= WORK INSTRUCTIONS =
Copy out the entries that follow, exactly as written.

= SUPPLIED ENTRIES =

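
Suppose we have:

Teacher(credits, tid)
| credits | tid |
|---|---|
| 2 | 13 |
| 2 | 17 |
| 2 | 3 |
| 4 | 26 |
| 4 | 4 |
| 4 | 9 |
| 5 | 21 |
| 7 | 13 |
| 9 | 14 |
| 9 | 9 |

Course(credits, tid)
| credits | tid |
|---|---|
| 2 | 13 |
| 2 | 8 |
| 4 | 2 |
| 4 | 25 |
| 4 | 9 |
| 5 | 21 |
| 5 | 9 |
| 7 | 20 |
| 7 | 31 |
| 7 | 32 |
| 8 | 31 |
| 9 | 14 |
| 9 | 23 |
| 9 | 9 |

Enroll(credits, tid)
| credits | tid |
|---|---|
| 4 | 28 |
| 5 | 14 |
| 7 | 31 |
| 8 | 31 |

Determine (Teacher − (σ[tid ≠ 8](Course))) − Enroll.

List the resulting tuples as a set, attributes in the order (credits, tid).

{(2, 17), (2, 3), (4, 26), (4, 4), (7, 13)}

Apply σ_{tid ≠ 8}; surviving tuples: {(2, 13), (4, 2), (4, 25), (4, 9), (5, 21), (5, 9), (7, 20), (7, 31), (7, 32), (8, 31), (9, 14), (9, 23), (9, 9)}
Taking the difference: {(2, 17), (2, 3), (4, 26), (4, 4), (7, 13)}
Taking the difference: {(2, 17), (2, 3), (4, 26), (4, 4), (7, 13)}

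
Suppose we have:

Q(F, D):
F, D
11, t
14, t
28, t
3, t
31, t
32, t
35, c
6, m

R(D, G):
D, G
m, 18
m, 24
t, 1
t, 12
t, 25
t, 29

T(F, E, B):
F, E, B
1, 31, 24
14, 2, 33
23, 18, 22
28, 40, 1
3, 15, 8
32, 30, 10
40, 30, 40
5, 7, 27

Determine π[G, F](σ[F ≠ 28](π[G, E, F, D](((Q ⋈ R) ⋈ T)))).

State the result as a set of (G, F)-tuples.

Natural join on D: {(11, t, 1), (11, t, 12), (11, t, 25), (11, t, 29), (14, t, 1), (14, t, 12), (14, t, 25), (14, t, 29), (28, t, 1), (28, t, 12), (28, t, 25), (28, t, 29), (3, t, 1), (3, t, 12), (3, t, 25), (3, t, 29), (31, t, 1), (31, t, 12), (31, t, 25), (31, t, 29), (32, t, 1), (32, t, 12), (32, t, 25), (32, t, 29), (6, m, 18), (6, m, 24)}
Natural join on F: {(14, t, 1, 2, 33), (14, t, 12, 2, 33), (14, t, 25, 2, 33), (14, t, 29, 2, 33), (28, t, 1, 40, 1), (28, t, 12, 40, 1), (28, t, 25, 40, 1), (28, t, 29, 40, 1), (3, t, 1, 15, 8), (3, t, 12, 15, 8), (3, t, 25, 15, 8), (3, t, 29, 15, 8), (32, t, 1, 30, 10), (32, t, 12, 30, 10), (32, t, 25, 30, 10), (32, t, 29, 30, 10)}
π_{G, E, F, D} gives {(1, 15, 3, t), (1, 2, 14, t), (1, 30, 32, t), (1, 40, 28, t), (12, 15, 3, t), (12, 2, 14, t), (12, 30, 32, t), (12, 40, 28, t), (25, 15, 3, t), (25, 2, 14, t), (25, 30, 32, t), (25, 40, 28, t), (29, 15, 3, t), (29, 2, 14, t), (29, 30, 32, t), (29, 40, 28, t)}.
σ[F ≠ 28]: keep tuples satisfying F ≠ 28 → {(1, 15, 3, t), (1, 2, 14, t), (1, 30, 32, t), (12, 15, 3, t), (12, 2, 14, t), (12, 30, 32, t), (25, 15, 3, t), (25, 2, 14, t), (25, 30, 32, t), (29, 15, 3, t), (29, 2, 14, t), (29, 30, 32, t)}
π_{G, F} gives {(1, 14), (1, 3), (1, 32), (12, 14), (12, 3), (12, 32), (25, 14), (25, 3), (25, 32), (29, 14), (29, 3), (29, 32)}.

{(1, 14), (1, 3), (1, 32), (12, 14), (12, 3), (12, 32), (25, 14), (25, 3), (25, 32), (29, 14), (29, 3), (29, 32)}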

= RESULT FOR THIS EXERCISE =
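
Suppose we have:

Teacher(credits, tid)
| credits | tid |
|---|---|
| 2 | 13 |
| 2 | 17 |
| 2 | 3 |
| 4 | 26 |
| 4 | 4 |
| 4 | 9 |
| 5 | 21 |
| 7 | 13 |
| 9 | 14 |
| 9 | 9 |

Course(credits, tid)
| credits | tid |
|---|---|
| 2 | 13 |
| 2 | 8 |
| 4 | 2 |
| 4 | 25 |
| 4 | 9 |
| 5 | 21 |
| 5 | 9 |
| 7 | 20 |
| 7 | 31 |
| 7 | 32 |
| 8 | 31 |
| 9 | 14 |
| 9 | 23 |
| 9 | 9 |

Enroll(credits, tid)
| credits | tid |
|---|---|
| 4 | 28 |
| 5 | 14 |
| 7 | 31 |
| 8 | 31 |

Determine (Teacher − (σ[tid ≠ 8](Course))) − Enroll.

List the resulting tuples as a set, attributes in the order (credits, tid).

{(2, 17), (2, 3), (4, 26), (4, 4), (7, 13)}

Apply σ_{tid ≠ 8}; surviving tuples: {(2, 13), (4, 2), (4, 25), (4, 9), (5, 21), (5, 9), (7, 20), (7, 31), (7, 32), (8, 31), (9, 14), (9, 23), (9, 9)}
Taking the difference: {(2, 17), (2, 3), (4, 26), (4, 4), (7, 13)}
Taking the difference: {(2, 17), (2, 3), (4, 26), (4, 4), (7, 13)}

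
Suppose we have:

Q(F, D):
F, D
11, t
14, t
28, t
3, t
31, t
32, t
35, c
6, m

R(D, G):
D, G
m, 18
m, 24
t, 1
t, 12
t, 25
t, 29

T(F, E, B):
F, E, B
1, 31, 24
14, 2, 33
23, 18, 22
28, 40, 1
3, 15, 8
32, 30, 10
40, 30, 40
5, 7, 27

Determine π[G, F](σ[F ≠ 28](π[G, E, F, D](((Q ⋈ R) ⋈ T)))).

State the result as a set of (G, F)-tuples.

Natural join on D: {(11, t, 1), (11, t, 12), (11, t, 25), (11, t, 29), (14, t, 1), (14, t, 12), (14, t, 25), (14, t, 29), (28, t, 1), (28, t, 12), (28, t, 25), (28, t, 29), (3, t, 1), (3, t, 12), (3, t, 25), (3, t, 29), (31, t, 1), (31, t, 12), (31, t, 25), (31, t, 29), (32, t, 1), (32, t, 12), (32, t, 25), (32, t, 29), (6, m, 18), (6, m, 24)}
Natural join on F: {(14, t, 1, 2, 33), (14, t, 12, 2, 33), (14, t, 25, 2, 33), (14, t, 29, 2, 33), (28, t, 1, 40, 1), (28, t, 12, 40, 1), (28, t, 25, 40, 1), (28, t, 29, 40, 1), (3, t, 1, 15, 8), (3, t, 12, 15, 8), (3, t, 25, 15, 8), (3, t, 29, 15, 8), (32, t, 1, 30, 10), (32, t, 12, 30, 10), (32, t, 25, 30, 10), (32, t, 29, 30, 10)}
π_{G, E, F, D} gives {(1, 15, 3, t), (1, 2, 14, t), (1, 30, 32, t), (1, 40, 28, t), (12, 15, 3, t), (12, 2, 14, t), (12, 30, 32, t), (12, 40, 28, t), (25, 15, 3, t), (25, 2, 14, t), (25, 30, 32, t), (25, 40, 28, t), (29, 15, 3, t), (29, 2, 14, t), (29, 30, 32, t), (29, 40, 28, t)}.
σ[F ≠ 28]: keep tuples satisfying F ≠ 28 → {(1, 15, 3, t), (1, 2, 14, t), (1, 30, 32, t), (12, 15, 3, t), (12, 2, 14, t), (12, 30, 32, t), (25, 15, 3, t), (25, 2, 14, t), (25, 30, 32, t), (29, 15, 3, t), (29, 2, 14, t), (29, 30, 32, t)}
π_{G, F} gives {(1, 14), (1, 3), (1, 32), (12, 14), (12, 3), (12, 32), (25, 14), (25, 3), (25, 32), (29, 14), (29, 3), (29, 32)}.

{(1, 14), (1, 3), (1, 32), (12, 14), (12, 3), (12, 32), (25, 14), (25, 3), (25, 32), (29, 14), (29, 3), (29, 32)}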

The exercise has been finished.